[SUPPLIED ENTRIES Boundary: Start]
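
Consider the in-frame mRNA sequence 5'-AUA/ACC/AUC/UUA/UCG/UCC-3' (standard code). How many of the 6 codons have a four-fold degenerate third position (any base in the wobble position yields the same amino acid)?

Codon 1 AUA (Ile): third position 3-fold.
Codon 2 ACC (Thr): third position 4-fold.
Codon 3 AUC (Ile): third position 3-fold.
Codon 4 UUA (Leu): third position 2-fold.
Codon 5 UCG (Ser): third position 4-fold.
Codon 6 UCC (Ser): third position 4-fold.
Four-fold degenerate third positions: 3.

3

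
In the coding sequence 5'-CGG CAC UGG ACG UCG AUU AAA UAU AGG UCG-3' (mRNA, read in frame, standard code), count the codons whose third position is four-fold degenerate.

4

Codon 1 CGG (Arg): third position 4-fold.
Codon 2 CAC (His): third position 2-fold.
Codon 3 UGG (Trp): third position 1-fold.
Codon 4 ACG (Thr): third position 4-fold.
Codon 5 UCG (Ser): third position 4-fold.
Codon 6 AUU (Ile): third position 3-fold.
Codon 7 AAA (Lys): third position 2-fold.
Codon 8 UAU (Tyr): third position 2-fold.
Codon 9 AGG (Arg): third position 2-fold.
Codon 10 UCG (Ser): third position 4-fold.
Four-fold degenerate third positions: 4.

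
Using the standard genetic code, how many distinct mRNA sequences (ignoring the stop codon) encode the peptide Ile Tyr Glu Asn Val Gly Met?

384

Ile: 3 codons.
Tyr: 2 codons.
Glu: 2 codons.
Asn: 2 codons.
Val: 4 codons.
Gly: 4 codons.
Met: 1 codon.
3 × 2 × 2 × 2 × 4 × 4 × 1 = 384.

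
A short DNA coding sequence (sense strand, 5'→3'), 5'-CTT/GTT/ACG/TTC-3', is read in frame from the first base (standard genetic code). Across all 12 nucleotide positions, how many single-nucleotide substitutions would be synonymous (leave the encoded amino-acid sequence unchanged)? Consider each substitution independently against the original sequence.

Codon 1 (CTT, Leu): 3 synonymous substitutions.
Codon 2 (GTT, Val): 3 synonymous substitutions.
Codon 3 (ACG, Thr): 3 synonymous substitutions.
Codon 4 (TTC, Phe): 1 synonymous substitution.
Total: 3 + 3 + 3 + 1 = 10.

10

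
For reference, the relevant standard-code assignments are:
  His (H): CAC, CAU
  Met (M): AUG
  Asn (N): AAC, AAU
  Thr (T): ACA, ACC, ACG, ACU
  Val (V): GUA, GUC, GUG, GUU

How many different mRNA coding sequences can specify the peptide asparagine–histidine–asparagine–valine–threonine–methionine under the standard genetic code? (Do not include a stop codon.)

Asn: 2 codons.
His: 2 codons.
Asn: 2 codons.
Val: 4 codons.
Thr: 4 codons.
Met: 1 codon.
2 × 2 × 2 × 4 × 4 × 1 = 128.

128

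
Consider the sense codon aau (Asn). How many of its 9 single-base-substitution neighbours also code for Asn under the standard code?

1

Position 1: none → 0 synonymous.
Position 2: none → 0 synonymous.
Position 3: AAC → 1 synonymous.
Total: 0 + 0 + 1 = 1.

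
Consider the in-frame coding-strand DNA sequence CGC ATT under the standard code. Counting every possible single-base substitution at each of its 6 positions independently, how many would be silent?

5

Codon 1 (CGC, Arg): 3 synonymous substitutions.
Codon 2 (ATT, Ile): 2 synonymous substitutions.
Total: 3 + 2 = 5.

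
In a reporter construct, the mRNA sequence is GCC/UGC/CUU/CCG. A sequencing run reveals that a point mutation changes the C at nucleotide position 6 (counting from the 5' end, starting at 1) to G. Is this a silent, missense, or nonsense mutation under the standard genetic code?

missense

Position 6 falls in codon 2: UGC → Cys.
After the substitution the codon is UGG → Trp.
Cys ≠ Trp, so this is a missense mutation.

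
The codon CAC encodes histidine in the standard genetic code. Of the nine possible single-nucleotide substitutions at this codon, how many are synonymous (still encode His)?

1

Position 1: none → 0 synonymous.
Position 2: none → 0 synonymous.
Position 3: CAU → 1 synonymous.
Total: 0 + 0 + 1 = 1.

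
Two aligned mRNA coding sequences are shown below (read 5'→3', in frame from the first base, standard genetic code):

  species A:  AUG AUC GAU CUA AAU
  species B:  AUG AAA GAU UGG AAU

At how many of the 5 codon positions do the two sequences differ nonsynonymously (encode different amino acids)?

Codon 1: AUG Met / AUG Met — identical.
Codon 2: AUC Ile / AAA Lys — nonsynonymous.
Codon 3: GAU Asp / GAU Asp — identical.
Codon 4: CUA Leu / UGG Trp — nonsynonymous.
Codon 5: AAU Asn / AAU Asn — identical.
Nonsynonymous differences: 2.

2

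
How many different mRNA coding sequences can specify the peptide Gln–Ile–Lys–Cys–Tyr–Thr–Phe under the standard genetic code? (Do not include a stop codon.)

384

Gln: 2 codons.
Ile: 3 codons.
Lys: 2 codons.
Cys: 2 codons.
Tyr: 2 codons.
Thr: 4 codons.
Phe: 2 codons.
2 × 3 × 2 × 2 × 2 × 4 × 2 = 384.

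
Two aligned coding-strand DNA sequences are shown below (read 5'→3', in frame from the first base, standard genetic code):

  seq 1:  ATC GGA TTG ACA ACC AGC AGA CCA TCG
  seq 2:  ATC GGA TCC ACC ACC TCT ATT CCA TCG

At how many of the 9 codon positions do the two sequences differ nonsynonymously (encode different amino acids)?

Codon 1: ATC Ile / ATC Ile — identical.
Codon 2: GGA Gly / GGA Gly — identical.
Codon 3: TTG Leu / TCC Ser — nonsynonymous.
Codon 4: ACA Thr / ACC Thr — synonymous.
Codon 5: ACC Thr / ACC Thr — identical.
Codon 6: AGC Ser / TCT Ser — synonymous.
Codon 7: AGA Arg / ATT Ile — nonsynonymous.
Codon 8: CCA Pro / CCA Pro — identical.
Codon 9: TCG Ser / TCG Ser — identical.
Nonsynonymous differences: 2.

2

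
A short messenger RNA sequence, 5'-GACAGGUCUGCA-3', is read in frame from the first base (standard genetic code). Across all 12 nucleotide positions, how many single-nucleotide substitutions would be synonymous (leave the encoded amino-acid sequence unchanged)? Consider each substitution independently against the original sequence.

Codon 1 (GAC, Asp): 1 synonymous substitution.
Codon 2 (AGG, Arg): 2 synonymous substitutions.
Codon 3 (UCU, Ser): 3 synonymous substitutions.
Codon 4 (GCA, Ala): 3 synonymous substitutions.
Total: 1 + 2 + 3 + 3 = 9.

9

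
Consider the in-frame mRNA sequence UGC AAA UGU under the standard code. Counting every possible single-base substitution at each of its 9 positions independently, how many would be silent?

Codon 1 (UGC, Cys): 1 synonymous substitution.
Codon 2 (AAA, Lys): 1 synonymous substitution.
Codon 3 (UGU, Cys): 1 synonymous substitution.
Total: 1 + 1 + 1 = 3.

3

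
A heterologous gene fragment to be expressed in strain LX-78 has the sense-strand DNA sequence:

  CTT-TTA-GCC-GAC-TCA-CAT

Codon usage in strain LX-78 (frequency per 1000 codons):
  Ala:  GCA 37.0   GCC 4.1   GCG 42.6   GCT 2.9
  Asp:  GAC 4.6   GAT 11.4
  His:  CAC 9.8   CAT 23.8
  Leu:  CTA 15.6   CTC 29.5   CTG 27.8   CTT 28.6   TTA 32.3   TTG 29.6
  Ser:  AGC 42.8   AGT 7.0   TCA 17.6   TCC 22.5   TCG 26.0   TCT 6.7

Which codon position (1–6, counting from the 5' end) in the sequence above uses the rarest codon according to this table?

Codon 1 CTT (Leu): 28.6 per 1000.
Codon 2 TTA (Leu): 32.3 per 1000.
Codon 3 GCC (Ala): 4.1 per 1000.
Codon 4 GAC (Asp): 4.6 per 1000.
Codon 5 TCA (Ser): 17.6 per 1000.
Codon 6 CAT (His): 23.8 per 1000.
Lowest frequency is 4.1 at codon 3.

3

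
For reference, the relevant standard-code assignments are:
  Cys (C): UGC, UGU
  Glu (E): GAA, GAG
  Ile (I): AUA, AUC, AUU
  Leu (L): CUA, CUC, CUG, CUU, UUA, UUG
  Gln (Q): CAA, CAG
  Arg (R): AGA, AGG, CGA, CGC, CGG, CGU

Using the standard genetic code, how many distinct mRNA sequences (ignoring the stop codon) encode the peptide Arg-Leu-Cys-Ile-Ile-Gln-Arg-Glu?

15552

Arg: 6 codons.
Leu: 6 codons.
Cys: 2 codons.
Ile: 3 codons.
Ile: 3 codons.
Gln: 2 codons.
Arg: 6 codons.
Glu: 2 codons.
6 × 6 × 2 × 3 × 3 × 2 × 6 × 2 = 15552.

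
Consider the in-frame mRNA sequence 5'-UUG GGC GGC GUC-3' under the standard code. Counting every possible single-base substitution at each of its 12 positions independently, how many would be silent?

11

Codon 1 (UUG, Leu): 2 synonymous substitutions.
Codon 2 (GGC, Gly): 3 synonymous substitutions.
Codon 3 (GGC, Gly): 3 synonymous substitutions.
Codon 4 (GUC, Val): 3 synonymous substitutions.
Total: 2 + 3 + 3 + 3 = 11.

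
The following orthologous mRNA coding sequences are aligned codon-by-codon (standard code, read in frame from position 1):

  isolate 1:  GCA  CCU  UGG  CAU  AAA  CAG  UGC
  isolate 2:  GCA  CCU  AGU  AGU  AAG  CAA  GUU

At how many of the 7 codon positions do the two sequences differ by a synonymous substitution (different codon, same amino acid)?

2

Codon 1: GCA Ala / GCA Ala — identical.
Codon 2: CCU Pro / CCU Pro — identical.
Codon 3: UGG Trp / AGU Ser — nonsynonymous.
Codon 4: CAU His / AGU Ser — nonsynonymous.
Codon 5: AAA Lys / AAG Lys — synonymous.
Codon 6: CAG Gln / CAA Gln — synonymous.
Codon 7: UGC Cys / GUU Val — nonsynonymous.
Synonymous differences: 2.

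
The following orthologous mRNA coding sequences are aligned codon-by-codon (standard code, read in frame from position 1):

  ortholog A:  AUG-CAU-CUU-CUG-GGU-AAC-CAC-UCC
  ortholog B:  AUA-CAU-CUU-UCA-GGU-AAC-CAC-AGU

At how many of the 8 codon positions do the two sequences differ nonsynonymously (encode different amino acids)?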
[SUPPLIED ENTRIES Boundary: End]
• **TASK PROMPT**
Please reproduce exactly the lines in the listing above from the one containing "Two aligned coding-strand" through the one containing "ATT CCA TCG", both included, and nothing more.

• **OUTPUT**
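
Two aligned coding-strand DNA sequences are shown below (read 5'→3', in frame from the first base, standard genetic code):

  seq 1:  ATC GGA TTG ACA ACC AGC AGA CCA TCG
  seq 2:  ATC GGA TCC ACC ACC TCT ATT CCA TCG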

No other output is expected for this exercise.